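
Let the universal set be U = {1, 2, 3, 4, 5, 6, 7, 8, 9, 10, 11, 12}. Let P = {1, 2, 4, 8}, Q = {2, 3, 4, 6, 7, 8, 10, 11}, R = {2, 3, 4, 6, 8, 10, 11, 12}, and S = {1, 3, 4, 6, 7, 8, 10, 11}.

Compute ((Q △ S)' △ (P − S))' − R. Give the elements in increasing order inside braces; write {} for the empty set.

{1}

Q △ S = {1, 2}
(Q △ S)' = {3, 4, 5, 6, 7, 8, 9, 10, 11, 12}
P − S = {2}
(Q △ S)' △ (P − S) = {2, 3, 4, 5, 6, 7, 8, 9, 10, 11, 12}
((Q △ S)' △ (P − S))' = {1}
((Q △ S)' △ (P − S))' − R = {1}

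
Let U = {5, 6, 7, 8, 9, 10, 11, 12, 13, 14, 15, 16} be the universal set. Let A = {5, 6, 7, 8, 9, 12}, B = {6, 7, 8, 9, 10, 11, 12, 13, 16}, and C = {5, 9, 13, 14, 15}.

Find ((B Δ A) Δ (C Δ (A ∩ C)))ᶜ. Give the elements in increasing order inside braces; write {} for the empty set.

B Δ A = {5, 10, 11, 13, 16}
A ∩ C = {5, 9}
C Δ (A ∩ C) = {13, 14, 15}
(B Δ A) Δ (C Δ (A ∩ C)) = {5, 10, 11, 14, 15, 16}
((B Δ A) Δ (C Δ (A ∩ C)))ᶜ = {6, 7, 8, 9, 12, 13}

{6, 7, 8, 9, 12, 13}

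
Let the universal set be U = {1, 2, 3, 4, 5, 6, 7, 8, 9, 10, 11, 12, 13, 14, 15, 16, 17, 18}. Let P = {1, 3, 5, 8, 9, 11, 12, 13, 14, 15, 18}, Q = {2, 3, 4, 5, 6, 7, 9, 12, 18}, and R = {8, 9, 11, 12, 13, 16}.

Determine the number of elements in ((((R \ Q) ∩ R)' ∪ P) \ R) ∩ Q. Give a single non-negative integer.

7

R \ Q = {8, 11, 13, 16}
(R \ Q) ∩ R = {8, 11, 13, 16}
((R \ Q) ∩ R)' = {1, 2, 3, 4, 5, 6, 7, 9, 10, 12, 14, 15, 17, 18}
((R \ Q) ∩ R)' ∪ P = {1, 2, 3, 4, 5, 6, 7, 8, 9, 10, 11, 12, 13, 14, 15, 17, 18}
(((R \ Q) ∩ R)' ∪ P) \ R = {1, 2, 3, 4, 5, 6, 7, 10, 14, 15, 17, 18}
((((R \ Q) ∩ R)' ∪ P) \ R) ∩ Q = {2, 3, 4, 5, 6, 7, 18}
|((((R \ Q) ∩ R)' ∪ P) \ R) ∩ Q| = 7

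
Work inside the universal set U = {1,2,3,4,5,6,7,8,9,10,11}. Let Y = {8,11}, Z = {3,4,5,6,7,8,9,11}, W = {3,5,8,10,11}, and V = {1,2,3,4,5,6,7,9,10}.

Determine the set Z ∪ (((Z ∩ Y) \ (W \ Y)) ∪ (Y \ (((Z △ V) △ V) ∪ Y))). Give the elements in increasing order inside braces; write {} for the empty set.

Z ∩ Y = {8,11}
W \ Y = {3,5,10}
(Z ∩ Y) \ (W \ Y) = {8,11}
Z △ V = {1,2,8,10,11}
(Z △ V) △ V = {3,4,5,6,7,8,9,11}
((Z △ V) △ V) ∪ Y = {3,4,5,6,7,8,9,11}
Y \ (((Z △ V) △ V) ∪ Y) = {}
((Z ∩ Y) \ (W \ Y)) ∪ (Y \ (((Z △ V) △ V) ∪ Y)) = {8,11}
Z ∪ (((Z ∩ Y) \ (W \ Y)) ∪ (Y \ (((Z △ V) △ V) ∪ Y))) = {3,4,5,6,7,8,9,11}

{3,4,5,6,7,8,9,11}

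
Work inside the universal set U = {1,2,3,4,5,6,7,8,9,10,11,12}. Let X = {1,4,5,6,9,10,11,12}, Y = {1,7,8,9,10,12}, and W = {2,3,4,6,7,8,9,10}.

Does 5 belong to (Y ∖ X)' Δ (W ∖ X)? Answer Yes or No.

5 ∉ Y and 5 ∈ X, so 5 ∉ Y ∖ X
5 ∈ (Y ∖ X)' since 5 ∉ (Y ∖ X)
5 ∉ W and 5 ∈ X, so 5 ∉ W ∖ X
5 ∈ (Y ∖ X)' and 5 ∉ (W ∖ X), so 5 ∈ (Y ∖ X)' Δ (W ∖ X)

Yes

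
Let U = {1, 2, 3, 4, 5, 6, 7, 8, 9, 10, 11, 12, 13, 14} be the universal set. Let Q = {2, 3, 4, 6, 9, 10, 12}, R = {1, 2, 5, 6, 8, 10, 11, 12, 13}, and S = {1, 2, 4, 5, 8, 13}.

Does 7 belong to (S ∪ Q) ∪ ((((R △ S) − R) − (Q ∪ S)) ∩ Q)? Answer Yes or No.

No

7 ∉ S and 7 ∉ Q, so 7 ∉ S ∪ Q
7 ∉ R and 7 ∉ S, so 7 ∉ R △ S
7 ∉ (R △ S) and 7 ∉ R, so 7 ∉ (R △ S) − R
7 ∉ Q and 7 ∉ S, so 7 ∉ Q ∪ S
7 ∉ ((R △ S) − R) and 7 ∉ (Q ∪ S), so 7 ∉ ((R △ S) − R) − (Q ∪ S)
7 ∉ (((R △ S) − R) − (Q ∪ S)) and 7 ∉ Q, so 7 ∉ (((R △ S) − R) − (Q ∪ S)) ∩ Q
7 ∉ (S ∪ Q) and 7 ∉ ((((R △ S) − R) − (Q ∪ S)) ∩ Q), so 7 ∉ (S ∪ Q) ∪ ((((R △ S) − R) − (Q ∪ S)) ∩ Q)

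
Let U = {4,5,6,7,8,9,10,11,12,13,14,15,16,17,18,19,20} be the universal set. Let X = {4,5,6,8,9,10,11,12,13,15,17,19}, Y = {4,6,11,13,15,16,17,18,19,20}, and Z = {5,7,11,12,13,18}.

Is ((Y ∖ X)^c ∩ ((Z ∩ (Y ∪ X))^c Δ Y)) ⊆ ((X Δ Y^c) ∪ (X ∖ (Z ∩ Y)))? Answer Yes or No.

Y ∖ X = {16,18,20}
(Y ∖ X)^c = {4,5,6,7,8,9,10,11,12,13,14,15,17,19}
Y ∪ X = {4,5,6,8,9,10,11,12,13,15,16,17,18,19,20}
Z ∩ (Y ∪ X) = {5,11,12,13,18}
(Z ∩ (Y ∪ X))^c = {4,6,7,8,9,10,14,15,16,17,19,20}
(Z ∩ (Y ∪ X))^c Δ Y = {7,8,9,10,11,13,14,18}
(Y ∖ X)^c ∩ ((Z ∩ (Y ∪ X))^c Δ Y) = {7,8,9,10,11,13,14}
Y^c = {5,7,8,9,10,12,14}
X Δ Y^c = {4,6,7,11,13,14,15,17,19}
Z ∩ Y = {11,13,18}
X ∖ (Z ∩ Y) = {4,5,6,8,9,10,12,15,17,19}
(X Δ Y^c) ∪ (X ∖ (Z ∩ Y)) = {4,5,6,7,8,9,10,11,12,13,14,15,17,19}
Every element of {7,8,9,10,11,13,14} is in {4,5,6,7,8,9,10,11,12,13,14,15,17,19}, so (Y ∖ X)^c ∩ ((Z ∩ (Y ∪ X))^c Δ Y) ⊆ (X Δ Y^c) ∪ (X ∖ (Z ∩ Y)).

Yes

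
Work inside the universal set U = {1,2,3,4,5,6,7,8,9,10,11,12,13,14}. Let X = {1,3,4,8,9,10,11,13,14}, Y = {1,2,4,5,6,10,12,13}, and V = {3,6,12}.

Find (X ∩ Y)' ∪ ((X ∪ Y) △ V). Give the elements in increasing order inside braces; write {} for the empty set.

{1,2,3,4,5,6,7,8,9,10,11,12,13,14}

X ∩ Y = {1,4,10,13}
(X ∩ Y)' = {2,3,5,6,7,8,9,11,12,14}
X ∪ Y = {1,2,3,4,5,6,8,9,10,11,12,13,14}
(X ∪ Y) △ V = {1,2,4,5,8,9,10,11,13,14}
(X ∩ Y)' ∪ ((X ∪ Y) △ V) = {1,2,3,4,5,6,7,8,9,10,11,12,13,14}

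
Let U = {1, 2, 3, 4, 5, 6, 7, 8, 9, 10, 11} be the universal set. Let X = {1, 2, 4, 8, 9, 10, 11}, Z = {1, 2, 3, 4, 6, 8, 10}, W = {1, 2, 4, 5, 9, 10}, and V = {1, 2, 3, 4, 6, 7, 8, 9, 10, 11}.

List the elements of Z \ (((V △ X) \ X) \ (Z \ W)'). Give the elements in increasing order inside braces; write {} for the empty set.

{1, 2, 4, 8, 10}

V △ X = {3, 6, 7}
(V △ X) \ X = {3, 6, 7}
Z \ W = {3, 6, 8}
(Z \ W)' = {1, 2, 4, 5, 7, 9, 10, 11}
((V △ X) \ X) \ (Z \ W)' = {3, 6}
Z \ (((V △ X) \ X) \ (Z \ W)') = {1, 2, 4, 8, 10}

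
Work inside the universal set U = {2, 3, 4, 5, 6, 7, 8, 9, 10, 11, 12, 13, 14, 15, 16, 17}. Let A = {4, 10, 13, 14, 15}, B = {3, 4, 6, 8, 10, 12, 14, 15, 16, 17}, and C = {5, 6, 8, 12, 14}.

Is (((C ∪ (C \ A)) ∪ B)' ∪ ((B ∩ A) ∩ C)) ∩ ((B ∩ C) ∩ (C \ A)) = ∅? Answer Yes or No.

C \ A = {5, 6, 8, 12}
C ∪ (C \ A) = {5, 6, 8, 12, 14}
(C ∪ (C \ A)) ∪ B = {3, 4, 5, 6, 8, 10, 12, 14, 15, 16, 17}
((C ∪ (C \ A)) ∪ B)' = {2, 7, 9, 11, 13}
B ∩ A = {4, 10, 14, 15}
(B ∩ A) ∩ C = {14}
((C ∪ (C \ A)) ∪ B)' ∪ ((B ∩ A) ∩ C) = {2, 7, 9, 11, 13, 14}
B ∩ C = {6, 8, 12, 14}
(B ∩ C) ∩ (C \ A) = {6, 8, 12}
{2, 7, 9, 11, 13, 14} and {6, 8, 12} share no elements.

Yes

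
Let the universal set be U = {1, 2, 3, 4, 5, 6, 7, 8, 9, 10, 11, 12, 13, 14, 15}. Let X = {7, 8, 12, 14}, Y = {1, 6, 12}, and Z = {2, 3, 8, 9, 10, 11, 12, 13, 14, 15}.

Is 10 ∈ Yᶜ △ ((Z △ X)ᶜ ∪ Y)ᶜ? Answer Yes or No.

10 ∉ Y, so 10 ∈ Yᶜ
10 ∈ Z and 10 ∉ X, so 10 ∈ Z △ X
10 ∉ (Z △ X)ᶜ since 10 ∈ (Z △ X)
10 ∉ (Z △ X)ᶜ and 10 ∉ Y, so 10 ∉ (Z △ X)ᶜ ∪ Y
10 ∈ ((Z △ X)ᶜ ∪ Y)ᶜ since 10 ∉ ((Z △ X)ᶜ ∪ Y)
10 ∈ Yᶜ and 10 ∈ ((Z △ X)ᶜ ∪ Y)ᶜ, so 10 ∉ Yᶜ △ ((Z △ X)ᶜ ∪ Y)ᶜ

No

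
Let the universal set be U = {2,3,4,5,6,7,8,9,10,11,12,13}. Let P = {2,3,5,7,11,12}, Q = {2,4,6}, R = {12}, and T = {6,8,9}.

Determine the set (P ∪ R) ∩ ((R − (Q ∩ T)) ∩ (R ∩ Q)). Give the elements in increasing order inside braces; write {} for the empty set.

{}

P ∪ R = {2,3,5,7,11,12}
Q ∩ T = {6}
R − (Q ∩ T) = {12}
R ∩ Q = {}
(R − (Q ∩ T)) ∩ (R ∩ Q) = {}
(P ∪ R) ∩ ((R − (Q ∩ T)) ∩ (R ∩ Q)) = {}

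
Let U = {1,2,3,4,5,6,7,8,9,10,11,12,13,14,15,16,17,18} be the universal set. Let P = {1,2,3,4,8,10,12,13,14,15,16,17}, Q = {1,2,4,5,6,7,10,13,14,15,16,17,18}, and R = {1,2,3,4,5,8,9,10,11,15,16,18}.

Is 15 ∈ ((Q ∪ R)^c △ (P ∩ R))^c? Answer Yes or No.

15 ∈ Q and 15 ∈ R, so 15 ∈ Q ∪ R
15 ∉ (Q ∪ R)^c since 15 ∈ (Q ∪ R)
15 ∈ P and 15 ∈ R, so 15 ∈ P ∩ R
15 ∉ (Q ∪ R)^c and 15 ∈ (P ∩ R), so 15 ∈ (Q ∪ R)^c △ (P ∩ R)
15 ∉ ((Q ∪ R)^c △ (P ∩ R))^c since 15 ∈ ((Q ∪ R)^c △ (P ∩ R))

No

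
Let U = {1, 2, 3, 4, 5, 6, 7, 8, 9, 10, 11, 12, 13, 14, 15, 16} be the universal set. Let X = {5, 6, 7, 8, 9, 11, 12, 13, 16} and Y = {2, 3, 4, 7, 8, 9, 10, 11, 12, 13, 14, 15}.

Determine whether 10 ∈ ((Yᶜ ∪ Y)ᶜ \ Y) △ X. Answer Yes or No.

No

10 ∈ Y, so 10 ∉ Yᶜ
10 ∉ Yᶜ and 10 ∈ Y, so 10 ∈ Yᶜ ∪ Y
10 ∉ (Yᶜ ∪ Y)ᶜ since 10 ∈ (Yᶜ ∪ Y)
10 ∉ (Yᶜ ∪ Y)ᶜ and 10 ∈ Y, so 10 ∉ (Yᶜ ∪ Y)ᶜ \ Y
10 ∉ ((Yᶜ ∪ Y)ᶜ \ Y) and 10 ∉ X, so 10 ∉ ((Yᶜ ∪ Y)ᶜ \ Y) △ X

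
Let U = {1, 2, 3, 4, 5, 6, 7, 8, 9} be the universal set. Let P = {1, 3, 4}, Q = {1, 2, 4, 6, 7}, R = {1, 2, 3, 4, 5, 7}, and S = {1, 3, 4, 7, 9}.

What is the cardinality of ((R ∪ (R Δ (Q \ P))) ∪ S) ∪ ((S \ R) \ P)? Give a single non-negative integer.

Q \ P = {2, 6, 7}
R Δ (Q \ P) = {1, 3, 4, 5, 6}
R ∪ (R Δ (Q \ P)) = {1, 2, 3, 4, 5, 6, 7}
(R ∪ (R Δ (Q \ P))) ∪ S = {1, 2, 3, 4, 5, 6, 7, 9}
S \ R = {9}
(S \ R) \ P = {9}
((R ∪ (R Δ (Q \ P))) ∪ S) ∪ ((S \ R) \ P) = {1, 2, 3, 4, 5, 6, 7, 9}
|((R ∪ (R Δ (Q \ P))) ∪ S) ∪ ((S \ R) \ P)| = 8

8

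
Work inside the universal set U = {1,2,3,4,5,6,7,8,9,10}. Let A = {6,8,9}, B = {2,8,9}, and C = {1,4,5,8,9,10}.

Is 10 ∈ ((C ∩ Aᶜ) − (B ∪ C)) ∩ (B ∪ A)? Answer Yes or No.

No

10 ∉ A, so 10 ∈ Aᶜ
10 ∈ C and 10 ∈ Aᶜ, so 10 ∈ C ∩ Aᶜ
10 ∉ B and 10 ∈ C, so 10 ∈ B ∪ C
10 ∈ (C ∩ Aᶜ) and 10 ∈ (B ∪ C), so 10 ∉ (C ∩ Aᶜ) − (B ∪ C)
10 ∉ B and 10 ∉ A, so 10 ∉ B ∪ A
10 ∉ ((C ∩ Aᶜ) − (B ∪ C)) and 10 ∉ (B ∪ A), so 10 ∉ ((C ∩ Aᶜ) − (B ∪ C)) ∩ (B ∪ A)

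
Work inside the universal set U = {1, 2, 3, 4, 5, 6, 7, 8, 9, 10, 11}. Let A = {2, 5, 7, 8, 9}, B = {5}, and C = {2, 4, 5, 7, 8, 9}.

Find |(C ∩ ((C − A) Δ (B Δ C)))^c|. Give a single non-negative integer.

C − A = {4}
B Δ C = {2, 4, 7, 8, 9}
(C − A) Δ (B Δ C) = {2, 7, 8, 9}
C ∩ ((C − A) Δ (B Δ C)) = {2, 7, 8, 9}
(C ∩ ((C − A) Δ (B Δ C)))^c = {1, 3, 4, 5, 6, 10, 11}
|(C ∩ ((C − A) Δ (B Δ C)))^c| = 7

7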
■ ■ ■ ■ ■
Task to carry out -
Lines holding "Work": copy each one from the records above.

Expected answer -
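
Work inside the universal set U = {1,2,3,4,5,6,7,8,9,10,11}. Let Y = {8,11}, Z = {3,4,5,6,7,8,9,11}, W = {3,5,8,10,11}, and V = {1,2,3,4,5,6,7,9,10}.
Work inside the universal set U = {1,2,3,4,5,6,7,8,9,10,11,12}. Let X = {1,4,5,6,9,10,11,12}, Y = {1,7,8,9,10,12}, and W = {2,3,4,6,7,8,9,10}.
Work inside the universal set U = {1,2,3,4,5,6,7,8,9,10,11,12,13,14}. Let X = {1,3,4,8,9,10,11,13,14}, Y = {1,2,4,5,6,10,12,13}, and V = {3,6,12}.
Work inside the universal set U = {2, 3, 4, 5, 6, 7, 8, 9, 10, 11, 12, 13, 14, 15, 16, 17}. Let A = {4, 10, 13, 14, 15}, B = {3, 4, 6, 8, 10, 12, 14, 15, 16, 17}, and C = {5, 6, 8, 12, 14}.
Work inside the universal set U = {1,2,3,4,5,6,7,8,9,10}. Let A = {6,8,9}, B = {2,8,9}, and C = {1,4,5,8,9,10}.
Work inside the universal set U = {1, 2, 3, 4, 5, 6, 7, 8, 9, 10, 11}. Let A = {2, 5, 7, 8, 9}, B = {5}, and C = {2, 4, 5, 7, 8, 9}.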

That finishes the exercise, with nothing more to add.